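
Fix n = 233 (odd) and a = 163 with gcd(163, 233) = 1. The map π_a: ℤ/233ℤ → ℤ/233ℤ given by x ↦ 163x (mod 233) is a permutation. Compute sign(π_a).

-1

Orbit of 18 under x↦163x: [18, 138, 126, 34, 183, 5, 116]… (length divides ord_233(163)).
Cycle lengths of π_163 on ℤ/233ℤ: [232, 1]; 2 cycles in total.
233 − 2 = 231 transpositions; sign(π) = (−1)^231 = -1.
(163|233)_J = -1 (Zolotarev's lemma cross-check).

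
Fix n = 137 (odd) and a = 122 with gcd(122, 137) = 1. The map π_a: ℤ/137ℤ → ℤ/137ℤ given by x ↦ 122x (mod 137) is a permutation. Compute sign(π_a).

+1

Trace 74: π^k(74) = [74, 123, 73, 1, 122, 88, 50] for k=0..6.
Cycle lengths of π_122 on ℤ/137ℤ: [17, 17, 17, 17, 17, 17, 17, 17, 1]; 9 cycles in total.
sign(π) = (−1)^{n − #cycles} = (−1)^{137−9} = (−1)^128 = +1.
Via Zolotarev, sign(π_{122}) = (122|137) = +1.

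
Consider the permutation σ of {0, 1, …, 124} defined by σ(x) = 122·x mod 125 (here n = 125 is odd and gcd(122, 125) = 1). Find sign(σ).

-1

Orbit of 23 under x↦122x: [23, 56, 82, 4, 113, 36, 17]… (length divides ord_125(122)).
Decompose π into cycles: lengths [100, 20, 4, 1] (4 cycles, including the fixed point 0).
4 cycles on 125: each ℓ→(−1)^(ℓ−1), product (−1)^121 = -1.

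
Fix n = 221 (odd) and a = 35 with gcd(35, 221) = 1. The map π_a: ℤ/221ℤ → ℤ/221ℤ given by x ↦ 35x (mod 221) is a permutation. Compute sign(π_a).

Start at x=35: 35 → 120 → 1 → 35 (one orbit).
Cycle lengths of π_35 on ℤ/221ℤ: [3, 3, 3, 3, 3, 3, 3, 3, 3, 3, 3, 3, 3, 3, 3, 3, 3, 3, 3, 3, 3, 3, 3, 3, 3, 3, 3, 3, 3, 3, 3, 3, 3, 3, 3, 3, 3, 3, 3, 3, 3, 3, 3, 3, 3, 3, 3, 3, 3, 3, 3, 3, 3, 3, 3, 3, 3, 3, 3, 3, 3, 3, 3, 3, 3, 3, 3, 3, 1, 1, 1, 1, 1, 1, 1, 1, 1, 1, 1, 1, 1, 1, 1, 1, 1]; 85 cycles in total.
221 − 85 = 136 transpositions; sign(π) = (−1)^136 = +1.
Check: (35/221) = +1 by Zolotarev.

+1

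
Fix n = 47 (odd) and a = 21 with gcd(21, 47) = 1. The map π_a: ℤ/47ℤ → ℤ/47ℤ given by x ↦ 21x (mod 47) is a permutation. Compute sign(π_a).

+1

Orbit of 18 under x↦21x: [18, 2, 42, 36, 4, 37, 25]… (length divides ord_47(21)).
Cycle lengths of π_21 on ℤ/47ℤ: [23, 23, 1]; 3 cycles in total.
With 3 cycles on 47 points, sign = (−1)^{47−3} = +1.
Check: (21/47) = +1 by Zolotarev.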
════════════════════
Copy out each line of the records character for character.

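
Fix n = 233 (odd) and a = 163 with gcd(163, 233) = 1. The map π_a: ℤ/233ℤ → ℤ/233ℤ given by x ↦ 163x (mod 233) is a permutation. Compute sign(π_a).

-1

Orbit of 18 under x↦163x: [18, 138, 126, 34, 183, 5, 116]… (length divides ord_233(163)).
Cycle lengths of π_163 on ℤ/233ℤ: [232, 1]; 2 cycles in total.
233 − 2 = 231 transpositions; sign(π) = (−1)^231 = -1.
(163|233)_J = -1 (Zolotarev's lemma cross-check).

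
Fix n = 137 (odd) and a = 122 with gcd(122, 137) = 1. The map π_a: ℤ/137ℤ → ℤ/137ℤ given by x ↦ 122x (mod 137) is a permutation. Compute sign(π_a).

+1

Trace 74: π^k(74) = [74, 123, 73, 1, 122, 88, 50] for k=0..6.
Cycle lengths of π_122 on ℤ/137ℤ: [17, 17, 17, 17, 17, 17, 17, 17, 1]; 9 cycles in total.
sign(π) = (−1)^{n − #cycles} = (−1)^{137−9} = (−1)^128 = +1.
Via Zolotarev, sign(π_{122}) = (122|137) = +1.

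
Consider the permutation σ of {0, 1, …, 124} defined by σ(x) = 122·x mod 125 (here n = 125 is odd and gcd(122, 125) = 1). Find sign(σ).

-1

Orbit of 23 under x↦122x: [23, 56, 82, 4, 113, 36, 17]… (length divides ord_125(122)).
Decompose π into cycles: lengths [100, 20, 4, 1] (4 cycles, including the fixed point 0).
4 cycles on 125: each ℓ→(−1)^(ℓ−1), product (−1)^121 = -1.

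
Fix n = 221 (odd) and a = 35 with gcd(35, 221) = 1. The map π_a: ℤ/221ℤ → ℤ/221ℤ given by x ↦ 35x (mod 221) is a permutation. Compute sign(π_a).

Start at x=35: 35 → 120 → 1 → 35 (one orbit).
Cycle lengths of π_35 on ℤ/221ℤ: [3, 3, 3, 3, 3, 3, 3, 3, 3, 3, 3, 3, 3, 3, 3, 3, 3, 3, 3, 3, 3, 3, 3, 3, 3, 3, 3, 3, 3, 3, 3, 3, 3, 3, 3, 3, 3, 3, 3, 3, 3, 3, 3, 3, 3, 3, 3, 3, 3, 3, 3, 3, 3, 3, 3, 3, 3, 3, 3, 3, 3, 3, 3, 3, 3, 3, 3, 3, 1, 1, 1, 1, 1, 1, 1, 1, 1, 1, 1, 1, 1, 1, 1, 1, 1]; 85 cycles in total.
221 − 85 = 136 transpositions; sign(π) = (−1)^136 = +1.
Check: (35/221) = +1 by Zolotarev.

+1

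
Fix n = 47 (odd) and a = 21 with gcd(21, 47) = 1. The map π_a: ℤ/47ℤ → ℤ/47ℤ given by x ↦ 21x (mod 47) is a permutation. Compute sign(π_a).

+1

Orbit of 18 under x↦21x: [18, 2, 42, 36, 4, 37, 25]… (length divides ord_47(21)).
Cycle lengths of π_21 on ℤ/47ℤ: [23, 23, 1]; 3 cycles in total.
With 3 cycles on 47 points, sign = (−1)^{47−3} = +1.
Check: (21/47) = +1 by Zolotarev.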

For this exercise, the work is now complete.